▶ **Data extract**
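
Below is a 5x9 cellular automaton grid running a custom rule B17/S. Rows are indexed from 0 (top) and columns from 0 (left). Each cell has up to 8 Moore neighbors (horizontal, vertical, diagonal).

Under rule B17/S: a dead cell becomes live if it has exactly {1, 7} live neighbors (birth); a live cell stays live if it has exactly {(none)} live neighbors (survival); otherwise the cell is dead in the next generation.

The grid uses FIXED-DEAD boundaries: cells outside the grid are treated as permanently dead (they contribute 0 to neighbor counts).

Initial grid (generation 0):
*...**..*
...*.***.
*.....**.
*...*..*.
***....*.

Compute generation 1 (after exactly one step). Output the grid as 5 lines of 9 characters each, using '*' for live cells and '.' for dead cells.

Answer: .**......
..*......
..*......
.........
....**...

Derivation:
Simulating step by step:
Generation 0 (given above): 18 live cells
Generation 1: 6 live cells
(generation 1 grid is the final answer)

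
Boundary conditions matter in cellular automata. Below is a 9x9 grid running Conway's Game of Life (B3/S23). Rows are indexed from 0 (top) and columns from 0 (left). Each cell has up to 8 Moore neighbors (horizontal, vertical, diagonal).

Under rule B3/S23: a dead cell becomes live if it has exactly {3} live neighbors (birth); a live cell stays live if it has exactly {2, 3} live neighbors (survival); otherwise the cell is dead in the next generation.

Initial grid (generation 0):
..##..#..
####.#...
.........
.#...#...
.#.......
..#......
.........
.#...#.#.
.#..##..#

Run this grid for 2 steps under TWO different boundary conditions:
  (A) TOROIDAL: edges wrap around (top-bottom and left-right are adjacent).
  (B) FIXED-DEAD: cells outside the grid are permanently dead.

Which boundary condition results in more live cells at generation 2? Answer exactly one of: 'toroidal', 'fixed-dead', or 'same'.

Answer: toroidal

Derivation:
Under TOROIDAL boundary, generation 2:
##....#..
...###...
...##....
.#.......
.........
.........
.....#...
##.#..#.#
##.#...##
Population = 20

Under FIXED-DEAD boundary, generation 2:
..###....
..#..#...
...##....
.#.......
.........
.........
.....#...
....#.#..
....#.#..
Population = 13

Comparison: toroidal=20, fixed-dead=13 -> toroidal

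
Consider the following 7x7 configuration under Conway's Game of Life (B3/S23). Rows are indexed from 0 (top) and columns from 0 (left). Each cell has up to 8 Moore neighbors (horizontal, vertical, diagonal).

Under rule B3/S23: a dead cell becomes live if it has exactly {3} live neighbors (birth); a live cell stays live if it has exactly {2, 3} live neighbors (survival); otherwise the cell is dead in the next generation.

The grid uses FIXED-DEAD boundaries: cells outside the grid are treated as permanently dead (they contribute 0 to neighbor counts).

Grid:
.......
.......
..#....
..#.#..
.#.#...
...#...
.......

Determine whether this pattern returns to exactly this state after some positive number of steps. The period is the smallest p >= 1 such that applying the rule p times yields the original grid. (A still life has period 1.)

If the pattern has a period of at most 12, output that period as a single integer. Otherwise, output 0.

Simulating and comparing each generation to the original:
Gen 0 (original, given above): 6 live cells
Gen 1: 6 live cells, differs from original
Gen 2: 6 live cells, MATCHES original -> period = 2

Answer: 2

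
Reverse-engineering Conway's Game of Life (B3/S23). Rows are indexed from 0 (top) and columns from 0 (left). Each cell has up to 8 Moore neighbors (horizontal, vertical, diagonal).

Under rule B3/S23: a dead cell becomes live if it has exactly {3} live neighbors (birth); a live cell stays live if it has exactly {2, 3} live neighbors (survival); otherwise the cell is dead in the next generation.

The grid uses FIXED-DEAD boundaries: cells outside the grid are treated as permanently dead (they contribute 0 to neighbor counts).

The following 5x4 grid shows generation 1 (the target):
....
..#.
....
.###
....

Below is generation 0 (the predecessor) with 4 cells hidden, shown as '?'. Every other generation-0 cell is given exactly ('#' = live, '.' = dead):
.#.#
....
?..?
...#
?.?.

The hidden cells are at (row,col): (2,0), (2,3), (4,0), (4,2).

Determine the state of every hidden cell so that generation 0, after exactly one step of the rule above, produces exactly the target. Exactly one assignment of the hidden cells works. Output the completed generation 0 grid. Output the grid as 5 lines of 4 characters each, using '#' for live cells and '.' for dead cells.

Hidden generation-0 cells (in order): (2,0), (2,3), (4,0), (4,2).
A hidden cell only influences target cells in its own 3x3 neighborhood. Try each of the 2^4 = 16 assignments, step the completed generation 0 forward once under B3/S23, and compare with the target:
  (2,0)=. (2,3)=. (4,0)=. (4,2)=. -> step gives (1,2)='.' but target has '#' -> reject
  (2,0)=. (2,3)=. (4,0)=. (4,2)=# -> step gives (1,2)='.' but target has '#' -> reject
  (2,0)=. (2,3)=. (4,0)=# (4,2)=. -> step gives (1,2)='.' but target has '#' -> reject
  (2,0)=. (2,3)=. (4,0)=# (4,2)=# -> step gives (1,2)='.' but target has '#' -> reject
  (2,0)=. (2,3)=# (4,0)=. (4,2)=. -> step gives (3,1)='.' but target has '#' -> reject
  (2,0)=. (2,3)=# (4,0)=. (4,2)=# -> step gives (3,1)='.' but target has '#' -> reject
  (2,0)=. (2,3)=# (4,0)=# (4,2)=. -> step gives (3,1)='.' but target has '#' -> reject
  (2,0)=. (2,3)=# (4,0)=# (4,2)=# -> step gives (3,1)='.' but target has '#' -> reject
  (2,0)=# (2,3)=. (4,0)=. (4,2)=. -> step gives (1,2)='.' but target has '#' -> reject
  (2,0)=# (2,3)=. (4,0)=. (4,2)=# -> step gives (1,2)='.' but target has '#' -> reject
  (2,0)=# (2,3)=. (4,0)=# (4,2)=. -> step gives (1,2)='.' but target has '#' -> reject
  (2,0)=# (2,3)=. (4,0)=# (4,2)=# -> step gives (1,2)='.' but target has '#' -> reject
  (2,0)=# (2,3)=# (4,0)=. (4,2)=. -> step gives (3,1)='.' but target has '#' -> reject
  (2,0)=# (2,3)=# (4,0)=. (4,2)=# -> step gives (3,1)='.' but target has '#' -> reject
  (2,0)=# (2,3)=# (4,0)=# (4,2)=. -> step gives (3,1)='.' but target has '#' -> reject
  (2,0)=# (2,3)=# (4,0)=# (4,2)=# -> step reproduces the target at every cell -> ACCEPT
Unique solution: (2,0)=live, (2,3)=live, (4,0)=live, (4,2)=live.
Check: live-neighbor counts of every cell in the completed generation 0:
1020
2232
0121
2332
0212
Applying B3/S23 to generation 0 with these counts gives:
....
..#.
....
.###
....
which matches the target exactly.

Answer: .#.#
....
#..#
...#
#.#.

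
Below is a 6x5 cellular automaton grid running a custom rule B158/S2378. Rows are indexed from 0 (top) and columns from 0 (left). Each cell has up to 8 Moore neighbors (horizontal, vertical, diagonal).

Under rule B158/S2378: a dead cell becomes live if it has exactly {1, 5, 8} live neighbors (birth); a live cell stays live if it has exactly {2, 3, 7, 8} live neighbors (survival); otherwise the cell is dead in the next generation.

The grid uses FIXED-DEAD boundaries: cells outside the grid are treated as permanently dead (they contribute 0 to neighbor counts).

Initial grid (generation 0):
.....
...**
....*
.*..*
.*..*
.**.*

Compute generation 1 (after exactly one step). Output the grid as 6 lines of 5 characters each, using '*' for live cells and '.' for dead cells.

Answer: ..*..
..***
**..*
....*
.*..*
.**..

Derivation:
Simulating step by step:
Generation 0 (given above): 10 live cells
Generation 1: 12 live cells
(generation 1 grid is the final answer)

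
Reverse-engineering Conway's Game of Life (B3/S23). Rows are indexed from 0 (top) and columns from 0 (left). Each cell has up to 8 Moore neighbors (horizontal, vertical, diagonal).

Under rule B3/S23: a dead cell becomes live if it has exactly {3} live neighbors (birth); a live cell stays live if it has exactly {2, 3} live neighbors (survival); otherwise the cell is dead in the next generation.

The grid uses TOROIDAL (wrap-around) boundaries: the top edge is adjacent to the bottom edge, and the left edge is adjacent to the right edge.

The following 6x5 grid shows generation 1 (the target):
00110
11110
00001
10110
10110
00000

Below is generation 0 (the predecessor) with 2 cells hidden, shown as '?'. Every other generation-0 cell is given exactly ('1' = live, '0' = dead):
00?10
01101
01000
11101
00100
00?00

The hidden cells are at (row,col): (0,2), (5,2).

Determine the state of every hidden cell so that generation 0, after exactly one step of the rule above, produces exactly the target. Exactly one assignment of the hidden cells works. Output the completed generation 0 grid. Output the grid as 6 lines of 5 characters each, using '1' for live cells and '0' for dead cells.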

...

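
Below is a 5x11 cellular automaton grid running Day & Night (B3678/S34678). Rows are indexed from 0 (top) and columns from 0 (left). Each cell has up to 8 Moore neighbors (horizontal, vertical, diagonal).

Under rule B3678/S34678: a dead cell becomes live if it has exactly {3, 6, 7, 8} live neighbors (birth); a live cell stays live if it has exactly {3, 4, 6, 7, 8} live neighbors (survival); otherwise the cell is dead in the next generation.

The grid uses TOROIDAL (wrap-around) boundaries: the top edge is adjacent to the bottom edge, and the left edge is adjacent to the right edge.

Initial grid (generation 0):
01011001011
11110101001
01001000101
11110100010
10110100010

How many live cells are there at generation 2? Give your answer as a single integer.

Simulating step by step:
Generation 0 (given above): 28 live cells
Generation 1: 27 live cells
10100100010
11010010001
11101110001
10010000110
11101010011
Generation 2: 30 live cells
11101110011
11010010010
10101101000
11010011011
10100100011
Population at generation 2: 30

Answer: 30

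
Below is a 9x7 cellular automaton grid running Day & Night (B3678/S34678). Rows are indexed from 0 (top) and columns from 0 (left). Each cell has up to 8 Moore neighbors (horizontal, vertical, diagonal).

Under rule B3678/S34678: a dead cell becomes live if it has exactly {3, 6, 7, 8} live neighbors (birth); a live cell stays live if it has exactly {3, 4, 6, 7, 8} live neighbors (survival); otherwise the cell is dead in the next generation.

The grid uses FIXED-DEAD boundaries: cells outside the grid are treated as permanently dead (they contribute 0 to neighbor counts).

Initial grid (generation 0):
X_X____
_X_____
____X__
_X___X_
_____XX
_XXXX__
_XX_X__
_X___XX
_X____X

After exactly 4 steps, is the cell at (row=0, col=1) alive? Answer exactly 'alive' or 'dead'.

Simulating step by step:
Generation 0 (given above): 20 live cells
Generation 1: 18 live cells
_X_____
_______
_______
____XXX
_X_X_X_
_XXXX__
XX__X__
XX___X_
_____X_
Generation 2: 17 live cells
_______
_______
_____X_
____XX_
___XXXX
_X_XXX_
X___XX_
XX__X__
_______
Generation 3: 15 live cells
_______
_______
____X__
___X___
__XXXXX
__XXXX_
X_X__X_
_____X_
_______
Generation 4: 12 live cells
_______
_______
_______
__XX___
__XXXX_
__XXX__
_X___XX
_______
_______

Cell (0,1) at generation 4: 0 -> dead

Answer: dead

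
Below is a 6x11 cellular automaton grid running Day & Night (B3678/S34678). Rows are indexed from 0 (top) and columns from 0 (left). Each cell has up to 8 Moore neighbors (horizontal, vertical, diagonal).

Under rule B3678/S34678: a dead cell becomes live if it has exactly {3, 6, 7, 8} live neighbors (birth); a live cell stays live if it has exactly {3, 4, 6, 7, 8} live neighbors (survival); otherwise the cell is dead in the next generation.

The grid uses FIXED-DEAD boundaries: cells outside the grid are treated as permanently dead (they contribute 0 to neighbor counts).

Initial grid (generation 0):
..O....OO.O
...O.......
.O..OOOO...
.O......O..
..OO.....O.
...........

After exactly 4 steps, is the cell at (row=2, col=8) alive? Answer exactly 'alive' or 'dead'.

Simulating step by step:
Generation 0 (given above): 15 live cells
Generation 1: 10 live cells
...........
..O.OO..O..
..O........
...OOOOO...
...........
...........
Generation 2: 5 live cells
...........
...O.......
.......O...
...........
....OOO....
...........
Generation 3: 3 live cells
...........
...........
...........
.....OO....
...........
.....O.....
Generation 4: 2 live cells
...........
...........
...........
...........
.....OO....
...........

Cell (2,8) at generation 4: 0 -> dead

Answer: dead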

▶ **Work instruction**
Word for word, restate the lines of the listing above starting at the line with "Under rule B17/S: a" and ending at the line with "(A) TOROIDAL: edges", and nothing outside them.

▶ **Answer section**
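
Under rule B17/S: a dead cell becomes live if it has exactly {1, 7} live neighbors (birth); a live cell stays live if it has exactly {(none)} live neighbors (survival); otherwise the cell is dead in the next generation.

The grid uses FIXED-DEAD boundaries: cells outside the grid are treated as permanently dead (they contribute 0 to neighbor counts).

Initial grid (generation 0):
*...**..*
...*.***.
*.....**.
*...*..*.
***....*.

Compute generation 1 (after exactly one step). Output the grid as 5 lines of 9 characters each, using '*' for live cells and '.' for dead cells.

Answer: .**......
..*......
..*......
.........
....**...

Derivation:
Simulating step by step:
Generation 0 (given above): 18 live cells
Generation 1: 6 live cells
(generation 1 grid is the final answer)

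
Boundary conditions matter in cellular automata. Below is a 9x9 grid running Conway's Game of Life (B3/S23). Rows are indexed from 0 (top) and columns from 0 (left). Each cell has up to 8 Moore neighbors (horizontal, vertical, diagonal).

Under rule B3/S23: a dead cell becomes live if it has exactly {3} live neighbors (birth); a live cell stays live if it has exactly {2, 3} live neighbors (survival); otherwise the cell is dead in the next generation.

Initial grid (generation 0):
..##..#..
####.#...
.........
.#...#...
.#.......
..#......
.........
.#...#.#.
.#..##..#

Run this grid for 2 steps under TWO different boundary conditions:
  (A) TOROIDAL: edges wrap around (top-bottom and left-right are adjacent).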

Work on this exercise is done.